### [WORK INSTRUCTION]
Restate each entry word for word, leaving nothing out.

### [RECORD SET]
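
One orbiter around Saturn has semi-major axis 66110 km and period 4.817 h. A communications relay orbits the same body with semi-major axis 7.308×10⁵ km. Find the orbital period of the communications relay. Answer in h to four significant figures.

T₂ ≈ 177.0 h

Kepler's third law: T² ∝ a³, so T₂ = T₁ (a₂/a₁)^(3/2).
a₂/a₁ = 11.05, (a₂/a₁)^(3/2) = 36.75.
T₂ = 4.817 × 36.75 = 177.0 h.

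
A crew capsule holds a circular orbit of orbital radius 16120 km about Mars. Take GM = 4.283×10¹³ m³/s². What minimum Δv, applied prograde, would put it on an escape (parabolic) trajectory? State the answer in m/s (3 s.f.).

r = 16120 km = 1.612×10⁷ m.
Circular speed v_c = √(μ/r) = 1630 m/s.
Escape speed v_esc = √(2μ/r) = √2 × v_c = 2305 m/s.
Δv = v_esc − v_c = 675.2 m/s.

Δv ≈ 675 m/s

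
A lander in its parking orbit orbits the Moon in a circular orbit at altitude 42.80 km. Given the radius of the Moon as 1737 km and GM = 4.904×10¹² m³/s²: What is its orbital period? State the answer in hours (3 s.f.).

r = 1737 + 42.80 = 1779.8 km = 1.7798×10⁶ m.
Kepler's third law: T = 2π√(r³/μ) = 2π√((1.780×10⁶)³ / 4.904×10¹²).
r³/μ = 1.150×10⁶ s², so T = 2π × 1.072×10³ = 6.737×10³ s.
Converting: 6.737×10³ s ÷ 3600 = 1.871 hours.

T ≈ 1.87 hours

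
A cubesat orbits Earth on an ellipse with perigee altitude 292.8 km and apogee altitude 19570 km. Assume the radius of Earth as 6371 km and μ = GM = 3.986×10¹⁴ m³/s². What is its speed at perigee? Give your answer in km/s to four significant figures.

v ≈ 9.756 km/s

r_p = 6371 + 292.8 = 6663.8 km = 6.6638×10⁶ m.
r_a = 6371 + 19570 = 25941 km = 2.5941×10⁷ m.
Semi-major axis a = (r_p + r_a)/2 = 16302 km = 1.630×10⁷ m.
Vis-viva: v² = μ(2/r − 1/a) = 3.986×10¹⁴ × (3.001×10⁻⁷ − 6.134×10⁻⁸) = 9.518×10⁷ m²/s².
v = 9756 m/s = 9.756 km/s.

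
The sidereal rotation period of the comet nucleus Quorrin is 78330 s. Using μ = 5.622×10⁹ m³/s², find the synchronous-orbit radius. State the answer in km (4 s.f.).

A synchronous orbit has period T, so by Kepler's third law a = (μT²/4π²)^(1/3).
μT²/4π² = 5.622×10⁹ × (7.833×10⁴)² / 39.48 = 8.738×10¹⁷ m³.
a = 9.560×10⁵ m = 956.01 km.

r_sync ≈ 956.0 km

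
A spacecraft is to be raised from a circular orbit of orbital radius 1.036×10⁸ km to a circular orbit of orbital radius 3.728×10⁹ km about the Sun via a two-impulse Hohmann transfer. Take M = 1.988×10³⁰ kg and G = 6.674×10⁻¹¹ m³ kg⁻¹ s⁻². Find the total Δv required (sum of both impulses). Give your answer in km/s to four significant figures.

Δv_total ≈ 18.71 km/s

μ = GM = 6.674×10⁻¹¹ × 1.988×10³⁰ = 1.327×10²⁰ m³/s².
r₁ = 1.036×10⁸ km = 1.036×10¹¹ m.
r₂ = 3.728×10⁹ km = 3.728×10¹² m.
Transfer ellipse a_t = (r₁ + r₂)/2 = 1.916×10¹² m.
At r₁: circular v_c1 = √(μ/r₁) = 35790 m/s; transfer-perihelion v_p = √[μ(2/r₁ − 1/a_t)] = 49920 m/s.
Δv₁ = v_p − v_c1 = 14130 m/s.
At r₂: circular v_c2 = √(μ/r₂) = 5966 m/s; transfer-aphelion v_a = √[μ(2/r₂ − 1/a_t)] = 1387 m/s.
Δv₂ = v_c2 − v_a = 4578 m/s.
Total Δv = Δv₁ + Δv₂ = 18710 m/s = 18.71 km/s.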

### [YOUR SOLUTION]
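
One orbiter around Saturn has semi-major axis 66110 km and period 4.817 h. A communications relay orbits the same body with semi-major axis 7.308×10⁵ km. Find the orbital period of the communications relay. Answer in h to four significant figures.

T₂ ≈ 177.0 h

Kepler's third law: T² ∝ a³, so T₂ = T₁ (a₂/a₁)^(3/2).
a₂/a₁ = 11.05, (a₂/a₁)^(3/2) = 36.75.
T₂ = 4.817 × 36.75 = 177.0 h.

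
A crew capsule holds a circular orbit of orbital radius 16120 km about Mars. Take GM = 4.283×10¹³ m³/s². What minimum Δv, applied prograde, would put it on an escape (parabolic) trajectory? State the answer in m/s (3 s.f.).

r = 16120 km = 1.612×10⁷ m.
Circular speed v_c = √(μ/r) = 1630 m/s.
Escape speed v_esc = √(2μ/r) = √2 × v_c = 2305 m/s.
Δv = v_esc − v_c = 675.2 m/s.

Δv ≈ 675 m/s

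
A lander in its parking orbit orbits the Moon in a circular orbit at altitude 42.80 km. Given the radius of the Moon as 1737 km and GM = 4.904×10¹² m³/s²: What is its orbital period? State the answer in hours (3 s.f.).

r = 1737 + 42.80 = 1779.8 km = 1.7798×10⁶ m.
Kepler's third law: T = 2π√(r³/μ) = 2π√((1.780×10⁶)³ / 4.904×10¹²).
r³/μ = 1.150×10⁶ s², so T = 2π × 1.072×10³ = 6.737×10³ s.
Converting: 6.737×10³ s ÷ 3600 = 1.871 hours.

T ≈ 1.87 hours

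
A cubesat orbits Earth on an ellipse with perigee altitude 292.8 km and apogee altitude 19570 km. Assume the radius of Earth as 6371 km and μ = GM = 3.986×10¹⁴ m³/s². What is its speed at perigee? Give your answer in km/s to four significant figures.

v ≈ 9.756 km/s

r_p = 6371 + 292.8 = 6663.8 km = 6.6638×10⁶ m.
r_a = 6371 + 19570 = 25941 km = 2.5941×10⁷ m.
Semi-major axis a = (r_p + r_a)/2 = 16302 km = 1.630×10⁷ m.
Vis-viva: v² = μ(2/r − 1/a) = 3.986×10¹⁴ × (3.001×10⁻⁷ − 6.134×10⁻⁸) = 9.518×10⁷ m²/s².
v = 9756 m/s = 9.756 km/s.

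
The sidereal rotation period of the comet nucleus Quorrin is 78330 s. Using μ = 5.622×10⁹ m³/s², find the synchronous-orbit radius. State the answer in km (4 s.f.).

A synchronous orbit has period T, so by Kepler's third law a = (μT²/4π²)^(1/3).
μT²/4π² = 5.622×10⁹ × (7.833×10⁴)² / 39.48 = 8.738×10¹⁷ m³.
a = 9.560×10⁵ m = 956.01 km.

r_sync ≈ 956.0 km

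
A spacecraft is to be raised from a circular orbit of orbital radius 1.036×10⁸ km to a circular orbit of orbital radius 3.728×10⁹ km about the Sun via a two-impulse Hohmann transfer. Take M = 1.988×10³⁰ kg and G = 6.674×10⁻¹¹ m³ kg⁻¹ s⁻². Find the total Δv required (sum of both impulses). Give your answer in km/s to four significant figures.

Δv_total ≈ 18.71 km/s

μ = GM = 6.674×10⁻¹¹ × 1.988×10³⁰ = 1.327×10²⁰ m³/s².
r₁ = 1.036×10⁸ km = 1.036×10¹¹ m.
r₂ = 3.728×10⁹ km = 3.728×10¹² m.
Transfer ellipse a_t = (r₁ + r₂)/2 = 1.916×10¹² m.
At r₁: circular v_c1 = √(μ/r₁) = 35790 m/s; transfer-perihelion v_p = √[μ(2/r₁ − 1/a_t)] = 49920 m/s.
Δv₁ = v_p − v_c1 = 14130 m/s.
At r₂: circular v_c2 = √(μ/r₂) = 5966 m/s; transfer-aphelion v_a = √[μ(2/r₂ − 1/a_t)] = 1387 m/s.
Δv₂ = v_c2 − v_a = 4578 m/s.
Total Δv = Δv₁ + Δv₂ = 18710 m/s = 18.71 km/s.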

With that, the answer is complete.